The answer is to be an exact copy of the lines below running from the line with "Iteratively Factor: c^3 - 6*c^2" down to the line with "gcd(k^2 - 6*k + 5, k^2 - 2*k - 24) = 1", both ends included, and nothing more.

** INPUT DATA **
━━━

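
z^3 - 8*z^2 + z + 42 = (z - 7)*(z - 3)*(z + 2)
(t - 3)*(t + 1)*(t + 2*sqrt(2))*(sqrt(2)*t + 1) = sqrt(2)*t^4 - 2*sqrt(2)*t^3 + 5*t^3 - 10*t^2 - sqrt(2)*t^2 - 15*t - 4*sqrt(2)*t - 6*sqrt(2)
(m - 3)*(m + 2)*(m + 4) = m^3 + 3*m^2 - 10*m - 24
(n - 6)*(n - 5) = n^2 - 11*n + 30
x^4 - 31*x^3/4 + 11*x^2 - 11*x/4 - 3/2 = (x - 6)*(x - 1)^2*(x + 1/4)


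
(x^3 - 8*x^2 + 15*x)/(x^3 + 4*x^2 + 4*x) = (x^2 - 8*x + 15)/(x^2 + 4*x + 4)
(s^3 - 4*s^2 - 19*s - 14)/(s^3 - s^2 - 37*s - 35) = (s + 2)/(s + 5)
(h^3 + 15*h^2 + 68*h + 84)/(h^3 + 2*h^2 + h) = (h^3 + 15*h^2 + 68*h + 84)/(h*(h^2 + 2*h + 1))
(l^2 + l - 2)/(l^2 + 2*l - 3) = (l + 2)/(l + 3)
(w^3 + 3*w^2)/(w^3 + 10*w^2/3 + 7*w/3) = 3*w*(w + 3)/(3*w^2 + 10*w + 7)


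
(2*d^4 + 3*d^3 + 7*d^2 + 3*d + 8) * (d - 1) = 2*d^5 + d^4 + 4*d^3 - 4*d^2 + 5*d - 8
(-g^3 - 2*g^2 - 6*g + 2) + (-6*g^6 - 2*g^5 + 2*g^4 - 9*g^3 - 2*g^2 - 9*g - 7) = -6*g^6 - 2*g^5 + 2*g^4 - 10*g^3 - 4*g^2 - 15*g - 5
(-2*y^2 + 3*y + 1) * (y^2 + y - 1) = -2*y^4 + y^3 + 6*y^2 - 2*y - 1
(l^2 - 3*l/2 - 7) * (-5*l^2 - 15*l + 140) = -5*l^4 - 15*l^3/2 + 395*l^2/2 - 105*l - 980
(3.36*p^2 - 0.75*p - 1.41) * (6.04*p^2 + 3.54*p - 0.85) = 20.2944*p^4 + 7.3644*p^3 - 14.0274*p^2 - 4.3539*p + 1.1985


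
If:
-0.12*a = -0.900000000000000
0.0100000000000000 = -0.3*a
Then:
No Solution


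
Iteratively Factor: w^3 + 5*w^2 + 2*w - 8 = (w + 2)*(w^2 + 3*w - 4) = (w - 1)*(w + 2)*(w + 4)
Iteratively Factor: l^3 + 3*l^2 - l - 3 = (l + 1)*(l^2 + 2*l - 3) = (l + 1)*(l + 3)*(l - 1)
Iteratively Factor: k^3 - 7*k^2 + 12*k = (k - 4)*(k^2 - 3*k) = (k - 4)*(k - 3)*(k)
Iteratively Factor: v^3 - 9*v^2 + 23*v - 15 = (v - 5)*(v^2 - 4*v + 3) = (v - 5)*(v - 3)*(v - 1)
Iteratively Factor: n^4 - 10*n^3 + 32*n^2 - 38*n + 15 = (n - 1)*(n^3 - 9*n^2 + 23*n - 15) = (n - 1)^2*(n^2 - 8*n + 15) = (n - 5)*(n - 1)^2*(n - 3)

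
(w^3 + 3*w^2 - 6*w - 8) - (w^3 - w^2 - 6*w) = 4*w^2 - 8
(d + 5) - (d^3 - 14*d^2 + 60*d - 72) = -d^3 + 14*d^2 - 59*d + 77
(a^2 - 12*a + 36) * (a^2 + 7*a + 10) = a^4 - 5*a^3 - 38*a^2 + 132*a + 360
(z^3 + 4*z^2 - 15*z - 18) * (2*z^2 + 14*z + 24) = 2*z^5 + 22*z^4 + 50*z^3 - 150*z^2 - 612*z - 432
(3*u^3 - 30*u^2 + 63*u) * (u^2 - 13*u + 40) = 3*u^5 - 69*u^4 + 573*u^3 - 2019*u^2 + 2520*u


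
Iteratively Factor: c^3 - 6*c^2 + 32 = (c + 2)*(c^2 - 8*c + 16) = (c - 4)*(c + 2)*(c - 4)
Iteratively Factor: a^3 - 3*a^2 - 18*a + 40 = (a - 2)*(a^2 - a - 20) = (a - 5)*(a - 2)*(a + 4)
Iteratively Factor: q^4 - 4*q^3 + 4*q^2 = (q)*(q^3 - 4*q^2 + 4*q) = q^2*(q^2 - 4*q + 4) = q^2*(q - 2)*(q - 2)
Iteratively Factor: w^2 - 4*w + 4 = (w - 2)*(w - 2)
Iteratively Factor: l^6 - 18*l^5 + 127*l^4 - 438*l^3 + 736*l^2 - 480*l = (l - 5)*(l^5 - 13*l^4 + 62*l^3 - 128*l^2 + 96*l) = (l - 5)*(l - 2)*(l^4 - 11*l^3 + 40*l^2 - 48*l) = (l - 5)*(l - 4)*(l - 2)*(l^3 - 7*l^2 + 12*l) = (l - 5)*(l - 4)*(l - 3)*(l - 2)*(l^2 - 4*l) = (l - 5)*(l - 4)^2*(l - 3)*(l - 2)*(l)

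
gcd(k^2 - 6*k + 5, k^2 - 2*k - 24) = 1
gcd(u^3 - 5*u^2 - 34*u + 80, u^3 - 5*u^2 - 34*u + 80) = u^3 - 5*u^2 - 34*u + 80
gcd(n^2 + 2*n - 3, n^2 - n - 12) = n + 3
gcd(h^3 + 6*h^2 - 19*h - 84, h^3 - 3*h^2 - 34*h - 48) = h + 3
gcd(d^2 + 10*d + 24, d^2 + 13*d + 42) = d + 6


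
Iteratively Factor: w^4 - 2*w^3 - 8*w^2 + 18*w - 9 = (w + 3)*(w^3 - 5*w^2 + 7*w - 3) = (w - 1)*(w + 3)*(w^2 - 4*w + 3) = (w - 3)*(w - 1)*(w + 3)*(w - 1)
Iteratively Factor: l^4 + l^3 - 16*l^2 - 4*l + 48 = (l - 3)*(l^3 + 4*l^2 - 4*l - 16) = (l - 3)*(l + 4)*(l^2 - 4) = (l - 3)*(l + 2)*(l + 4)*(l - 2)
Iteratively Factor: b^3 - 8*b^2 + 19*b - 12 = (b - 1)*(b^2 - 7*b + 12) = (b - 3)*(b - 1)*(b - 4)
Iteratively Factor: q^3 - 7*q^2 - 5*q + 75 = (q - 5)*(q^2 - 2*q - 15) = (q - 5)*(q + 3)*(q - 5)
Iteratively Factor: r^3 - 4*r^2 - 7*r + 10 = (r - 5)*(r^2 + r - 2) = (r - 5)*(r - 1)*(r + 2)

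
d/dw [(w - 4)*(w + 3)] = 2*w - 1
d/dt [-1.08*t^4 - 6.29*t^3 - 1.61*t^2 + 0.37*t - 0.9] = -4.32*t^3 - 18.87*t^2 - 3.22*t + 0.37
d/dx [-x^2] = -2*x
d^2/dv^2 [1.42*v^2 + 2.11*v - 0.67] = 2.84000000000000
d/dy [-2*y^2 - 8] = -4*y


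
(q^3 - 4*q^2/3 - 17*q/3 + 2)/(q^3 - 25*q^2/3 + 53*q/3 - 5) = (q + 2)/(q - 5)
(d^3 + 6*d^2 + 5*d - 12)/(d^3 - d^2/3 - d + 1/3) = 3*(d^2 + 7*d + 12)/(3*d^2 + 2*d - 1)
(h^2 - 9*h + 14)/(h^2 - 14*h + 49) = (h - 2)/(h - 7)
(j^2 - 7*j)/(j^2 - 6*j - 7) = j/(j + 1)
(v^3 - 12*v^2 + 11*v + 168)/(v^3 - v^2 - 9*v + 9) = (v^2 - 15*v + 56)/(v^2 - 4*v + 3)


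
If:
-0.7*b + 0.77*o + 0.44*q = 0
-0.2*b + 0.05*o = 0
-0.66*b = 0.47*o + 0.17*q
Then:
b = 0.00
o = 0.00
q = 0.00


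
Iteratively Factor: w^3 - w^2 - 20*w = (w - 5)*(w^2 + 4*w) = (w - 5)*(w + 4)*(w)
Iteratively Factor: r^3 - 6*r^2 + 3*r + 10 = (r - 2)*(r^2 - 4*r - 5) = (r - 5)*(r - 2)*(r + 1)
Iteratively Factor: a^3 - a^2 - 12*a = (a + 3)*(a^2 - 4*a) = (a - 4)*(a + 3)*(a)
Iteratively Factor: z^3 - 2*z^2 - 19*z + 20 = (z - 5)*(z^2 + 3*z - 4) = (z - 5)*(z - 1)*(z + 4)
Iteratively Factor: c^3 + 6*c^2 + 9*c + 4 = (c + 1)*(c^2 + 5*c + 4) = (c + 1)*(c + 4)*(c + 1)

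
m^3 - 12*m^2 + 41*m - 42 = (m - 7)*(m - 3)*(m - 2)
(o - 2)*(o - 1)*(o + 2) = o^3 - o^2 - 4*o + 4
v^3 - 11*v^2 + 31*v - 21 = (v - 7)*(v - 3)*(v - 1)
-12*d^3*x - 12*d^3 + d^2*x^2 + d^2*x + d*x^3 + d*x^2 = (-3*d + x)*(4*d + x)*(d*x + d)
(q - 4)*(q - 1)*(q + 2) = q^3 - 3*q^2 - 6*q + 8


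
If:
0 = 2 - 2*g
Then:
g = 1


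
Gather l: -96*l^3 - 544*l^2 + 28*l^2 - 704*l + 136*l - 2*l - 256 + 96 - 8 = -96*l^3 - 516*l^2 - 570*l - 168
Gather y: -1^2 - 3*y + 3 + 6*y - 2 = 3*y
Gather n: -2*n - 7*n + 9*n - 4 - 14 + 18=0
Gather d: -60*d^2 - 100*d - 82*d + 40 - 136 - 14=-60*d^2 - 182*d - 110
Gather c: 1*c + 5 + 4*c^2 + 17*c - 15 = 4*c^2 + 18*c - 10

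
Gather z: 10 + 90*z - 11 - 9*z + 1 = 81*z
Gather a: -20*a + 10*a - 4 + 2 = -10*a - 2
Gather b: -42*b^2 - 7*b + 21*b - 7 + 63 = -42*b^2 + 14*b + 56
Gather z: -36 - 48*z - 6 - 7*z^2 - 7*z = -7*z^2 - 55*z - 42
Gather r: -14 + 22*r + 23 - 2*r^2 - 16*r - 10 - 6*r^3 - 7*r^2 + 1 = -6*r^3 - 9*r^2 + 6*r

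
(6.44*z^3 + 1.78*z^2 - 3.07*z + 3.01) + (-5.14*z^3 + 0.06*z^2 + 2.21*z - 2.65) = 1.3*z^3 + 1.84*z^2 - 0.86*z + 0.36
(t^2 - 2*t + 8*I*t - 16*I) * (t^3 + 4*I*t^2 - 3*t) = t^5 - 2*t^4 + 12*I*t^4 - 35*t^3 - 24*I*t^3 + 70*t^2 - 24*I*t^2 + 48*I*t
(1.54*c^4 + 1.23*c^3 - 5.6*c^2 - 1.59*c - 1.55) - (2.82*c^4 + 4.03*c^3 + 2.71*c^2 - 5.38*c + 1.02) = -1.28*c^4 - 2.8*c^3 - 8.31*c^2 + 3.79*c - 2.57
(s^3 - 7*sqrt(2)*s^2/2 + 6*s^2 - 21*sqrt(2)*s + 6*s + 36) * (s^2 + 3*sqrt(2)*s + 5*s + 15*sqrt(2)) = s^5 - sqrt(2)*s^4/2 + 11*s^4 - 11*sqrt(2)*s^3/2 + 15*s^3 - 165*s^2 + 3*sqrt(2)*s^2 - 450*s + 198*sqrt(2)*s + 540*sqrt(2)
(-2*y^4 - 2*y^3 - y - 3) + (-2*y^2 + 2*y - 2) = -2*y^4 - 2*y^3 - 2*y^2 + y - 5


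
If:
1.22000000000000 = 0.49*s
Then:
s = 2.49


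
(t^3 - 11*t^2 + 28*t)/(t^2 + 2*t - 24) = t*(t - 7)/(t + 6)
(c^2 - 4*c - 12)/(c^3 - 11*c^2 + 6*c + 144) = (c + 2)/(c^2 - 5*c - 24)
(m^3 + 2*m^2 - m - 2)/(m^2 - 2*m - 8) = (m^2 - 1)/(m - 4)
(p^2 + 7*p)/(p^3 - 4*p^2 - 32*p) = (p + 7)/(p^2 - 4*p - 32)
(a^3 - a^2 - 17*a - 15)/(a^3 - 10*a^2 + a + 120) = (a + 1)/(a - 8)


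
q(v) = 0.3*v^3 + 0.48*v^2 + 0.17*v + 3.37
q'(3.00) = 11.15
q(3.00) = 16.30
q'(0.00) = 0.17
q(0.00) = 3.37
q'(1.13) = 2.40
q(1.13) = 4.61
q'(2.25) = 6.89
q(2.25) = 9.60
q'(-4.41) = 13.44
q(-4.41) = -13.77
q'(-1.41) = 0.61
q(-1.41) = 3.24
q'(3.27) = 12.93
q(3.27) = 19.55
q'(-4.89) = 17.00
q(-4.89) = -21.06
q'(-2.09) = 2.09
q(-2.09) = 2.37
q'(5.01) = 27.57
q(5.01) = 54.00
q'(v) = 0.9*v^2 + 0.96*v + 0.17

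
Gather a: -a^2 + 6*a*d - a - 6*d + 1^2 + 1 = -a^2 + a*(6*d - 1) - 6*d + 2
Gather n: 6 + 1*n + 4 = n + 10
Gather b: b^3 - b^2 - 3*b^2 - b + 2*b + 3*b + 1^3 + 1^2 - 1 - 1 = b^3 - 4*b^2 + 4*b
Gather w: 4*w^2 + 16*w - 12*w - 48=4*w^2 + 4*w - 48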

━━━

** WRITTEN REPLY **
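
Iteratively Factor: c^3 - 6*c^2 + 32 = (c + 2)*(c^2 - 8*c + 16) = (c - 4)*(c + 2)*(c - 4)
Iteratively Factor: a^3 - 3*a^2 - 18*a + 40 = (a - 2)*(a^2 - a - 20) = (a - 5)*(a - 2)*(a + 4)
Iteratively Factor: q^4 - 4*q^3 + 4*q^2 = (q)*(q^3 - 4*q^2 + 4*q) = q^2*(q^2 - 4*q + 4) = q^2*(q - 2)*(q - 2)
Iteratively Factor: w^2 - 4*w + 4 = (w - 2)*(w - 2)
Iteratively Factor: l^6 - 18*l^5 + 127*l^4 - 438*l^3 + 736*l^2 - 480*l = (l - 5)*(l^5 - 13*l^4 + 62*l^3 - 128*l^2 + 96*l) = (l - 5)*(l - 2)*(l^4 - 11*l^3 + 40*l^2 - 48*l) = (l - 5)*(l - 4)*(l - 2)*(l^3 - 7*l^2 + 12*l) = (l - 5)*(l - 4)*(l - 3)*(l - 2)*(l^2 - 4*l) = (l - 5)*(l - 4)^2*(l - 3)*(l - 2)*(l)

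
gcd(k^2 - 6*k + 5, k^2 - 2*k - 24) = 1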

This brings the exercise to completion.